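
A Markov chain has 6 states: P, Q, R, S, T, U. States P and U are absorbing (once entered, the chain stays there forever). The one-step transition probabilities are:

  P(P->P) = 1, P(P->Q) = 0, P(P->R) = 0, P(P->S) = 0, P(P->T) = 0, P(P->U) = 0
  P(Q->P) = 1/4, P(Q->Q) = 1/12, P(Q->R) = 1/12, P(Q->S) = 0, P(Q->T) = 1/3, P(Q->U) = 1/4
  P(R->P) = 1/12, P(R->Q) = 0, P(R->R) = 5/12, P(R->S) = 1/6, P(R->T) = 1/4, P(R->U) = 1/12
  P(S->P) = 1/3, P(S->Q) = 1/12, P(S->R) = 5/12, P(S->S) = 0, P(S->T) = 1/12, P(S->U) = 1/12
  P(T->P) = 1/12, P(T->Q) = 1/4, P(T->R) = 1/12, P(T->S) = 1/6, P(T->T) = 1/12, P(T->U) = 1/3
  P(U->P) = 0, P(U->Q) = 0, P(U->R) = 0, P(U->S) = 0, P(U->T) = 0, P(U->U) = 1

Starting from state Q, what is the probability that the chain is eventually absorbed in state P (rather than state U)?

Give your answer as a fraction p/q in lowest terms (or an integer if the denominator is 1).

Let a_i = P(absorbed in P | start in state i).
Boundary conditions: a_P = 1, a_U = 0.
For each transient state i, a_i = sum_j P(i->j) * a_j:
  a_Q = 1/4*a_P + 1/12*a_Q + 1/12*a_R + 0*a_S + 1/3*a_T + 1/4*a_U
  a_R = 1/12*a_P + 0*a_Q + 5/12*a_R + 1/6*a_S + 1/4*a_T + 1/12*a_U
  a_S = 1/3*a_P + 1/12*a_Q + 5/12*a_R + 0*a_S + 1/12*a_T + 1/12*a_U
  a_T = 1/12*a_P + 1/4*a_Q + 1/12*a_R + 1/6*a_S + 1/12*a_T + 1/3*a_U

Substituting a_P = 1 and a_U = 0, rearrange to (I - Q) a = r where r[i] = P(i -> P):
  [11/12, -1/12, 0, -1/3] . (a_Q, a_R, a_S, a_T) = 1/4
  [0, 7/12, -1/6, -1/4] . (a_Q, a_R, a_S, a_T) = 1/12
  [-1/12, -5/12, 1, -1/12] . (a_Q, a_R, a_S, a_T) = 1/3
  [-1/4, -1/12, -1/6, 11/12] . (a_Q, a_R, a_S, a_T) = 1/12

Solving yields:
  a_Q = 1558/3479
  a_R = 23/49
  a_S = 593/994
  a_T = 181/497

Starting state is Q, so the absorption probability is a_Q = 1558/3479.

Answer: 1558/3479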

[Problem description]
Write out exactly the lines from the line containing "P(U->P) = 0, P(U->Q)" to the end of the listing above, both included, and nothing else.

[Problem solution]
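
  P(U->P) = 0, P(U->Q) = 0, P(U->R) = 0, P(U->S) = 0, P(U->T) = 0, P(U->U) = 1

Starting from state Q, what is the probability that the chain is eventually absorbed in state P (rather than state U)?

Give your answer as a fraction p/q in lowest terms (or an integer if the denominator is 1).

Let a_i = P(absorbed in P | start in state i).
Boundary conditions: a_P = 1, a_U = 0.
For each transient state i, a_i = sum_j P(i->j) * a_j:
  a_Q = 1/4*a_P + 1/12*a_Q + 1/12*a_R + 0*a_S + 1/3*a_T + 1/4*a_U
  a_R = 1/12*a_P + 0*a_Q + 5/12*a_R + 1/6*a_S + 1/4*a_T + 1/12*a_U
  a_S = 1/3*a_P + 1/12*a_Q + 5/12*a_R + 0*a_S + 1/12*a_T + 1/12*a_U
  a_T = 1/12*a_P + 1/4*a_Q + 1/12*a_R + 1/6*a_S + 1/12*a_T + 1/3*a_U

Substituting a_P = 1 and a_U = 0, rearrange to (I - Q) a = r where r[i] = P(i -> P):
  [11/12, -1/12, 0, -1/3] . (a_Q, a_R, a_S, a_T) = 1/4
  [0, 7/12, -1/6, -1/4] . (a_Q, a_R, a_S, a_T) = 1/12
  [-1/12, -5/12, 1, -1/12] . (a_Q, a_R, a_S, a_T) = 1/3
  [-1/4, -1/12, -1/6, 11/12] . (a_Q, a_R, a_S, a_T) = 1/12

Solving yields:
  a_Q = 1558/3479
  a_R = 23/49
  a_S = 593/994
  a_T = 181/497

Starting state is Q, so the absorption probability is a_Q = 1558/3479.

Answer: 1558/3479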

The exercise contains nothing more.